What you will do: Having read the data, transcribe all of it without deviation.

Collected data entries

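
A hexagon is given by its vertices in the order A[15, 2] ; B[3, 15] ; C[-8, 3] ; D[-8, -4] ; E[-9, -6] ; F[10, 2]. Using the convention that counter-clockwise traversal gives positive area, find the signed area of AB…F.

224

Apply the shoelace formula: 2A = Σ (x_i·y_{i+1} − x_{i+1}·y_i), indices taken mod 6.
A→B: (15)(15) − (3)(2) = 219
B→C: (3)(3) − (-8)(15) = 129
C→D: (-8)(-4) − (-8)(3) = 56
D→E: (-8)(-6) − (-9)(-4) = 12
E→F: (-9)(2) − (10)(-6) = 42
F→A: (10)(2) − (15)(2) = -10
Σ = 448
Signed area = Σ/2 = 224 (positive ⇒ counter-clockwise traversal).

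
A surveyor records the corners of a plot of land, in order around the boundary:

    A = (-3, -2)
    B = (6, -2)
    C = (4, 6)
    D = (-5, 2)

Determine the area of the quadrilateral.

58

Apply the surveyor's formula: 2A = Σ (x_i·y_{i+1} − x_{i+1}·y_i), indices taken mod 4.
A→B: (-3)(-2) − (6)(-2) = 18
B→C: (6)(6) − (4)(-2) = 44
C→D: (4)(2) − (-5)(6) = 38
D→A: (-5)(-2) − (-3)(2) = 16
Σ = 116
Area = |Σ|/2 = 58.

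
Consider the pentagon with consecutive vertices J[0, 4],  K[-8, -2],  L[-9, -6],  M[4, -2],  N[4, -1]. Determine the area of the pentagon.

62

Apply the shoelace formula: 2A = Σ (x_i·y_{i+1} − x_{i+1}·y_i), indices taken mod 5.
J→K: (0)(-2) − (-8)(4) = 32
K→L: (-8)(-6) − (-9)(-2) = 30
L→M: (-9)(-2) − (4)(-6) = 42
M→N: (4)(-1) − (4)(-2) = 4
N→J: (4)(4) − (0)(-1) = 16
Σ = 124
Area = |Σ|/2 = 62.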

Solution:
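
A hexagon is given by its vertices in the order A[15, 2] ; B[3, 15] ; C[-8, 3] ; D[-8, -4] ; E[-9, -6] ; F[10, 2]. Using the convention that counter-clockwise traversal gives positive area, find the signed area of AB…F.

224

Apply the shoelace formula: 2A = Σ (x_i·y_{i+1} − x_{i+1}·y_i), indices taken mod 6.
A→B: (15)(15) − (3)(2) = 219
B→C: (3)(3) − (-8)(15) = 129
C→D: (-8)(-4) − (-8)(3) = 56
D→E: (-8)(-6) − (-9)(-4) = 12
E→F: (-9)(2) − (10)(-6) = 42
F→A: (10)(2) − (15)(2) = -10
Σ = 448
Signed area = Σ/2 = 224 (positive ⇒ counter-clockwise traversal).

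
A surveyor records the corners of a plot of land, in order around the boundary:

    A = (-3, -2)
    B = (6, -2)
    C = (4, 6)
    D = (-5, 2)

Determine the area of the quadrilateral.

58

Apply the surveyor's formula: 2A = Σ (x_i·y_{i+1} − x_{i+1}·y_i), indices taken mod 4.
A→B: (-3)(-2) − (6)(-2) = 18
B→C: (6)(6) − (4)(-2) = 44
C→D: (4)(2) − (-5)(6) = 38
D→A: (-5)(-2) − (-3)(2) = 16
Σ = 116
Area = |Σ|/2 = 58.

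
Consider the pentagon with consecutive vertices J[0, 4],  K[-8, -2],  L[-9, -6],  M[4, -2],  N[4, -1]. Determine the area of the pentagon.

62

Apply the shoelace formula: 2A = Σ (x_i·y_{i+1} − x_{i+1}·y_i), indices taken mod 5.
J→K: (0)(-2) − (-8)(4) = 32
K→L: (-8)(-6) − (-9)(-2) = 30
L→M: (-9)(-2) − (4)(-6) = 42
M→N: (4)(-1) − (4)(-2) = 4
N→J: (4)(4) − (0)(-1) = 16
Σ = 124
Area = |Σ|/2 = 62.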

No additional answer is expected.